━━━ Supplied information

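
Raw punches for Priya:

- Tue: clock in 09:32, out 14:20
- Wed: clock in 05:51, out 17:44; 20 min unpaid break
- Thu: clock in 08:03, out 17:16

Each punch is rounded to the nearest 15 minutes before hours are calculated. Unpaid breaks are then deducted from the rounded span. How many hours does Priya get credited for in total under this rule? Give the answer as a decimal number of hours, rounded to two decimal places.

Tue: in 09:32→09:30, out 14:20→14:15; 4 h 45 min
Wed: in 05:51→05:45, out 17:44→17:45; 12 h 0 min − 20 min = 11 h 40 min
Thu: in 08:03→08:00, out 17:16→17:15; 9 h 15 min
Total credited: 25 h 40 min.

25.67 hours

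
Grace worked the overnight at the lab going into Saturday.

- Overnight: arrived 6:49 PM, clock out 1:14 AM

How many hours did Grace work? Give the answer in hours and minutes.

Overnight: 6:49 PM → midnight = 5 h 11 min; midnight → 1:14 AM = 1 h 14 min; span 6 h 25 min

6 h 25 min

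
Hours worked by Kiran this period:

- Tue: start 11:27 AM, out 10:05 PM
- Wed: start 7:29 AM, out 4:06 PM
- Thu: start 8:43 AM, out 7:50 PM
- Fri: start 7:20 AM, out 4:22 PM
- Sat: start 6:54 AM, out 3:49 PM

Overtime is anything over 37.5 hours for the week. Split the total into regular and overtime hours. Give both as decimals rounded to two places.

Regular 37.50 hours, overtime 10.82 hours

Tue: 11:27 AM–10:05 PM = 10 h 38 min
Wed: 7:29 AM–4:06 PM = 8 h 37 min
Thu: 8:43 AM–7:50 PM = 11 h 7 min
Fri: 7:20 AM–4:22 PM = 9 h 2 min
Sat: 6:54 AM–3:49 PM = 8 h 55 min
Total worked: 48 h 19 min = 48.32 h.
Threshold 37.5 h → overtime 10 h 49 min, regular 37 h 30 min.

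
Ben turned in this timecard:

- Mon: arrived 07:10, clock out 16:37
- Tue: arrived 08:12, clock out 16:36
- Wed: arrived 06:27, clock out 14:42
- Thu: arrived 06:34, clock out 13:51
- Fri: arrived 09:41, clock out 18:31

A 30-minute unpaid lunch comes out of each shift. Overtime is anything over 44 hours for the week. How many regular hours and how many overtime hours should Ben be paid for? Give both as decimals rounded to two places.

Regular 39.72 hours, overtime 0.00 hours

Mon: 07:10–16:37 = 9 h 27 min; less 30 min break → 8 h 57 min
Tue: 08:12–16:36 = 8 h 24 min; less 30 min break → 7 h 54 min
Wed: 06:27–14:42 = 8 h 15 min; less 30 min break → 7 h 45 min
Thu: 06:34–13:51 = 7 h 17 min; less 30 min break → 6 h 47 min
Fri: 09:41–18:31 = 8 h 50 min; less 30 min break → 8 h 20 min
Total worked: 39 h 43 min = 39.72 h.
Threshold 44 h → overtime 0 h 0 min, regular 39 h 43 min.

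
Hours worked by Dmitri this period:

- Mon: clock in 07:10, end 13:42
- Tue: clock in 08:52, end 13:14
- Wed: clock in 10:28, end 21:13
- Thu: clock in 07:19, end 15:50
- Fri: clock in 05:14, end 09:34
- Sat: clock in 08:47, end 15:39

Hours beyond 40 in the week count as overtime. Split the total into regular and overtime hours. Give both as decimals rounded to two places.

Mon: 07:10–13:42 = 6 h 32 min
Tue: 08:52–13:14 = 4 h 22 min
Wed: 10:28–21:13 = 10 h 45 min
Thu: 07:19–15:50 = 8 h 31 min
Fri: 05:14–09:34 = 4 h 20 min
Sat: 08:47–15:39 = 6 h 52 min
Total worked: 41 h 22 min = 41.37 h.
Threshold 40 h → overtime 1 h 22 min, regular 40 h 0 min.

Regular 40.00 hours, overtime 1.37 hours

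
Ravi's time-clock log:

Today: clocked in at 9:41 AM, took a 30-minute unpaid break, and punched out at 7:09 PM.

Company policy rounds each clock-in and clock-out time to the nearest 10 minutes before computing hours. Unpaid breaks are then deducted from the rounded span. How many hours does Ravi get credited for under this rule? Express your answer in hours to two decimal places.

9.00 hours

Today: in 9:41 AM→9:40 AM, out 7:09 PM→7:10 PM; 9 h 30 min − 30 min = 9 h 0 min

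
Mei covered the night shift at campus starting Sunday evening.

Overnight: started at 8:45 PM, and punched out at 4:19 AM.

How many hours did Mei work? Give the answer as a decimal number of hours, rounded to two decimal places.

7.57 hours

Overnight: 8:45 PM → midnight = 3 h 15 min; midnight → 4:19 AM = 4 h 19 min; span 7 h 34 min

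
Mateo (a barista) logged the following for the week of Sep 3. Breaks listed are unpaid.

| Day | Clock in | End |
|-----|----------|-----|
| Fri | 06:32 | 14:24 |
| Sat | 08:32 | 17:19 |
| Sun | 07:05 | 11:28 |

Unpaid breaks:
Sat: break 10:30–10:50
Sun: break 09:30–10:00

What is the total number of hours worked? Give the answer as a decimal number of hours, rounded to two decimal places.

20.20 hours

Fri: 06:32–14:24 = 7 h 52 min
Sat: 08:32–17:19 = 8 h 47 min; less 20 min break → 8 h 27 min
Sun: 07:05–11:28 = 4 h 23 min; less 30 min break → 3 h 53 min
Total: 7 h 52 min + 8 h 27 min + 3 h 53 min = 20 h 12 min.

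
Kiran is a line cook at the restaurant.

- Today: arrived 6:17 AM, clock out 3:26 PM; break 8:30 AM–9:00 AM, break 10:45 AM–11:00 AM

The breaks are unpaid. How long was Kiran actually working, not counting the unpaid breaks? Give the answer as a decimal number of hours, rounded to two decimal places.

Today: 6:17 AM–3:26 PM = 9 h 9 min; less 45 min break → 8 h 24 min

8.40 hours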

━━━━━━

◆ **Required work**: The listing above holds a line with "- Tue: start 11:27 AM, out 10:05 PM" and a line with "- Sat: start 6:54 AM, out 3:49 PM". Print the stretch from the first through the second, exactly and alone.

◆ **Expected output**:
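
- Tue: start 11:27 AM, out 10:05 PM
- Wed: start 7:29 AM, out 4:06 PM
- Thu: start 8:43 AM, out 7:50 PM
- Fri: start 7:20 AM, out 4:22 PM
- Sat: start 6:54 AM, out 3:49 PM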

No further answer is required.